● **TASK BRIEF**: Print out the whole listing below exactly as it is written.

=======

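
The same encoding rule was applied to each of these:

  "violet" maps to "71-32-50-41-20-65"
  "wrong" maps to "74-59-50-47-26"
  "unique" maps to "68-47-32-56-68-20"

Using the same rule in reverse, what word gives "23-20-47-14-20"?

fence

With a=1..z=26, the number is 3·pos + 5.
Reversing it on 23-20-47-14-20: 23→(23−5)÷3=6=f, 20→(20−5)÷3=5=e, 47→(47−5)÷3=14=n, 14→(14−5)÷3=3=c, 20→(20−5)÷3=5=e.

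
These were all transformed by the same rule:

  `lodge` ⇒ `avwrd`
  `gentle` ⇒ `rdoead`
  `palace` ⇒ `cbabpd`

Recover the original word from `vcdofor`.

Each letter's alphabet position (a=0..z=25) is mapped through 7·x+1 mod 26 — an affine cipher.
Decoding vcdofor: v(21)→15·(21−1)≡14=o; c(2)→15·(2−1)≡15=p; d(3)→15·(3−1)≡4=e; o(14)→15·(14−1)≡13=n; f(5)→15·(5−1)≡8=i; o(14)→15·(14−1)≡13=n; r(17)→15·(17−1)≡6=g (all mod 26).

opening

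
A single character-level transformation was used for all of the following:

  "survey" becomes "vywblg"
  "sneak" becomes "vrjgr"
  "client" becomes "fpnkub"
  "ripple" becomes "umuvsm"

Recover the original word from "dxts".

Letter i (0-indexed) is shifted by i+3, so successive shifts are 3, 4, 5, ….
Reversing it on dxts: d−3=a, x−4=t, t−5=o, s−6=m.

atom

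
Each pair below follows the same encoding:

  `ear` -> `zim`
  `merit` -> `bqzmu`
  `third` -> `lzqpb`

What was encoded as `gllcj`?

The output letters match the input read backwards, each shifted +8: ear reversed is rae. Two steps: reverse the string, then apply a Caesar shift of +8.
Decoding gllcj: shift back: g−8=y, l−8=d, l−8=d, c−8=u, j−8=b → yddub; then reverse → buddy.

buddy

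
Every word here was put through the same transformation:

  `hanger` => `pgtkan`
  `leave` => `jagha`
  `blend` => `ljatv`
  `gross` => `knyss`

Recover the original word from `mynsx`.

This is an affine cipher: with a=0,…,z=25, each position x becomes (5x+6) mod 26.
Undoing it on mynsx: m(12)→21·(12−6)≡22=w; y(24)→21·(24−6)≡14=o; n(13)→21·(13−6)≡17=r; s(18)→21·(18−6)≡18=s; x(23)→21·(23−6)≡19=t (all mod 26).

worst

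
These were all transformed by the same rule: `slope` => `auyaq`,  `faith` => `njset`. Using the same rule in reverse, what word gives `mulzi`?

elbow

In slope: s→a is +8, l→u is +9, o→y is +10, p→a is +11 — the shift increases by 1 each position. Letter i (0-indexed) is shifted by i+8, so successive shifts are 8, 9, 10, ….
Undoing it on mulzi: m−8=e, u−9=l, l−10=b, z−11=o, i−12=w.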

=======

● **WRITTEN SOLUTION**:
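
The same encoding rule was applied to each of these:

  "violet" maps to "71-32-50-41-20-65"
  "wrong" maps to "74-59-50-47-26"
  "unique" maps to "68-47-32-56-68-20"

Using the same rule in reverse, what word gives "23-20-47-14-20"?

fence

With a=1..z=26, the number is 3·pos + 5.
Reversing it on 23-20-47-14-20: 23→(23−5)÷3=6=f, 20→(20−5)÷3=5=e, 47→(47−5)÷3=14=n, 14→(14−5)÷3=3=c, 20→(20−5)÷3=5=e.

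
These were all transformed by the same rule:

  `lodge` ⇒ `avwrd`
  `gentle` ⇒ `rdoead`
  `palace` ⇒ `cbabpd`

Recover the original word from `vcdofor`.

Each letter's alphabet position (a=0..z=25) is mapped through 7·x+1 mod 26 — an affine cipher.
Decoding vcdofor: v(21)→15·(21−1)≡14=o; c(2)→15·(2−1)≡15=p; d(3)→15·(3−1)≡4=e; o(14)→15·(14−1)≡13=n; f(5)→15·(5−1)≡8=i; o(14)→15·(14−1)≡13=n; r(17)→15·(17−1)≡6=g (all mod 26).

opening

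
A single character-level transformation was used for all of the following:

  "survey" becomes "vywblg"
  "sneak" becomes "vrjgr"
  "client" becomes "fpnkub"
  "ripple" becomes "umuvsm"

Recover the original word from "dxts".

Letter i (0-indexed) is shifted by i+3, so successive shifts are 3, 4, 5, ….
Reversing it on dxts: d−3=a, x−4=t, t−5=o, s−6=m.

atom

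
Each pair below follows the same encoding:

  `ear` -> `zim`
  `merit` -> `bqzmu`
  `third` -> `lzqpb`

What was encoded as `gllcj`?

The output letters match the input read backwards, each shifted +8: ear reversed is rae. Two steps: reverse the string, then apply a Caesar shift of +8.
Decoding gllcj: shift back: g−8=y, l−8=d, l−8=d, c−8=u, j−8=b → yddub; then reverse → buddy.

buddy

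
Every word here was put through the same transformation:

  `hanger` => `pgtkan`
  `leave` => `jagha`
  `blend` => `ljatv`
  `gross` => `knyss`

Recover the original word from `mynsx`.

This is an affine cipher: with a=0,…,z=25, each position x becomes (5x+6) mod 26.
Undoing it on mynsx: m(12)→21·(12−6)≡22=w; y(24)→21·(24−6)≡14=o; n(13)→21·(13−6)≡17=r; s(18)→21·(18−6)≡18=s; x(23)→21·(23−6)≡19=t (all mod 26).

worst

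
These were all transformed by the same rule: `slope` => `auyaq`,  `faith` => `njset`. Using the same rule in reverse, what word gives `mulzi`?

elbow

In slope: s→a is +8, l→u is +9, o→y is +10, p→a is +11 — the shift increases by 1 each position. Letter i (0-indexed) is shifted by i+8, so successive shifts are 8, 9, 10, ….
Undoing it on mulzi: m−8=e, u−9=l, l−10=b, z−11=o, i−12=w.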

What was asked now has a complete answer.